Activity:
Could you please retype all of the data below exactly?

Extracted material:
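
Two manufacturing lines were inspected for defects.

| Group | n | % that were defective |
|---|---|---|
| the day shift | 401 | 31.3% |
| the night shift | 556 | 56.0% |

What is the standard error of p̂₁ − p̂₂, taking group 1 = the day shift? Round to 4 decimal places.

0.0313

The two standard errors are √(0.3130×0.6870/401) = 0.02316 and √(0.5600×0.4400/556) = 0.02105.
Because the samples are independent, SE_diff = √(0.02316² + 0.02105²) = 0.03130.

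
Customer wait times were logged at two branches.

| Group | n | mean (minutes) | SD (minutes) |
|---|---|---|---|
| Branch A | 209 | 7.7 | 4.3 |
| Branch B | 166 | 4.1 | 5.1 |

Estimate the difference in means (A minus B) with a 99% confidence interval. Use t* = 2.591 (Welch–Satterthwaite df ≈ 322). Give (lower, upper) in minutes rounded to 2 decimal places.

(2.32, 4.88)

Standard errors of each mean: 4.3/√209 = 0.2974 and 5.1/√166 = 0.3958.
SE(x̄₁ − x̄₂) = √(0.2974² + 0.3958²) = 0.4951 for independent samples with unequal variances.
With t* = 2.591, the margin is 2.591 × 0.4951 = 1.2828.
x̄₁ − x̄₂ = 7.7 − 4.1 = 3.6000; the interval is 3.6000 ± 1.2828 = (2.32, 4.88).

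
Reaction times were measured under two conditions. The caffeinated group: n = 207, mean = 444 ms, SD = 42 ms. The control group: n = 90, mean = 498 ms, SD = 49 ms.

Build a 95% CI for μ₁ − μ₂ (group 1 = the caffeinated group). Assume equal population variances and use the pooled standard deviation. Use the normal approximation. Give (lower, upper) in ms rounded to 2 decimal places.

(-64.95, -43.05)

s_p = √[((n₁−1)s₁² + (n₂−1)s₂²)/(n₁+n₂−2)] = √[(206·42² + 89·49²)/295] = 44.2287.
SE = 44.2287·√(1/207 + 1/90) = 5.5844.
With z* = 1.960, margin = 1.960 × 5.5844 = 10.9454.
x̄₁ − x̄₂ = 444 − 498 = -54.0000; interval -54.0000 ± 10.9454 = (-64.95, -43.05).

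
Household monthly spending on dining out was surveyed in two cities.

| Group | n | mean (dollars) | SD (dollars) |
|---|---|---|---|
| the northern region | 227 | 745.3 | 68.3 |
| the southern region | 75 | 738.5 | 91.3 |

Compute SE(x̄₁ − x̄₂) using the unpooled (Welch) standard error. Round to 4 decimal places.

SE₁ = s₁/√n₁ = 68.3/√227 = 4.5332; SE₂ = 91.3/√75 = 10.5424.
Independent samples, unequal variances: SE_diff = √(SE₁² + SE₂²) = √(20.54990224 + 111.14219776) = 11.4757.

11.4757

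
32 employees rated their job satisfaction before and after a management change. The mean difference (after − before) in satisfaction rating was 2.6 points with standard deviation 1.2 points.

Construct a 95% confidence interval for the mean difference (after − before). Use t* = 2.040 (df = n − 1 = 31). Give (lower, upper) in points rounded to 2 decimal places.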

Result for this task:
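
Two manufacturing lines were inspected for defects.

| Group | n | % that were defective |
|---|---|---|
| the day shift | 401 | 31.3% |
| the night shift | 556 | 56.0% |

What is the standard error of p̂₁ − p̂₂, taking group 1 = the day shift? Round to 4 decimal places.

0.0313

The two standard errors are √(0.3130×0.6870/401) = 0.02316 and √(0.5600×0.4400/556) = 0.02105.
Because the samples are independent, SE_diff = √(0.02316² + 0.02105²) = 0.03130.

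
Customer wait times were logged at two branches.

| Group | n | mean (minutes) | SD (minutes) |
|---|---|---|---|
| Branch A | 209 | 7.7 | 4.3 |
| Branch B | 166 | 4.1 | 5.1 |

Estimate the difference in means (A minus B) with a 99% confidence interval. Use t* = 2.591 (Welch–Satterthwaite df ≈ 322). Give (lower, upper) in minutes rounded to 2 decimal places.

(2.32, 4.88)

Standard errors of each mean: 4.3/√209 = 0.2974 and 5.1/√166 = 0.3958.
SE(x̄₁ − x̄₂) = √(0.2974² + 0.3958²) = 0.4951 for independent samples with unequal variances.
With t* = 2.591, the margin is 2.591 × 0.4951 = 1.2828.
x̄₁ − x̄₂ = 7.7 − 4.1 = 3.6000; the interval is 3.6000 ± 1.2828 = (2.32, 4.88).

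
Reaction times were measured under two conditions. The caffeinated group: n = 207, mean = 444 ms, SD = 42 ms. The control group: n = 90, mean = 498 ms, SD = 49 ms.

Build a 95% CI for μ₁ − μ₂ (group 1 = the caffeinated group). Assume equal population variances and use the pooled standard deviation. Use the normal approximation. Give (lower, upper) in ms rounded to 2 decimal places.

(-64.95, -43.05)

s_p = √[((n₁−1)s₁² + (n₂−1)s₂²)/(n₁+n₂−2)] = √[(206·42² + 89·49²)/295] = 44.2287.
SE = 44.2287·√(1/207 + 1/90) = 5.5844.
With z* = 1.960, margin = 1.960 × 5.5844 = 10.9454.
x̄₁ − x̄₂ = 444 − 498 = -54.0000; interval -54.0000 ± 10.9454 = (-64.95, -43.05).

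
Household monthly spending on dining out was surveyed in two cities.

| Group | n | mean (dollars) | SD (dollars) |
|---|---|---|---|
| the northern region | 227 | 745.3 | 68.3 |
| the southern region | 75 | 738.5 | 91.3 |

Compute SE(x̄₁ − x̄₂) using the unpooled (Welch) standard error. Round to 4 decimal places.

SE₁ = s₁/√n₁ = 68.3/√227 = 4.5332; SE₂ = 91.3/√75 = 10.5424.
Independent samples, unequal variances: SE_diff = √(SE₁² + SE₂²) = √(20.54990224 + 111.14219776) = 11.4757.

11.4757

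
32 employees rated their job satisfaction before and after a management change. The mean difference (after − before) in satisfaction rating was 2.6 points with standard deviation 1.2 points.

Construct a 95% confidence interval for the mean difference (after − before). Use t* = 2.040 (df = n − 1 = 31). Give (lower, upper) in points rounded to 2 decimal places.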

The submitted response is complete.